Using the listing below, please gather every line containing the word "canola".

--- START ---

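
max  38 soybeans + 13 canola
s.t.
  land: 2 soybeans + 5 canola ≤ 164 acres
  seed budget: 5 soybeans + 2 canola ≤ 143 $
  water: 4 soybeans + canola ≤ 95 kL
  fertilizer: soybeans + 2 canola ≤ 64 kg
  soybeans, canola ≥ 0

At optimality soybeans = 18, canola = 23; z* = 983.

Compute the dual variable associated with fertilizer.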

--- END ---

» **Solution to this problem**
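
max  38 soybeans + 13 canola
  land: 2 soybeans + 5 canola ≤ 164 acres
  seed budget: 5 soybeans + 2 canola ≤ 143 $
  water: 4 soybeans + canola ≤ 95 kL
  fertilizer: soybeans + 2 canola ≤ 64 kg
  soybeans, canola ≥ 0
At optimality soybeans = 18, canola = 23; z* = 983.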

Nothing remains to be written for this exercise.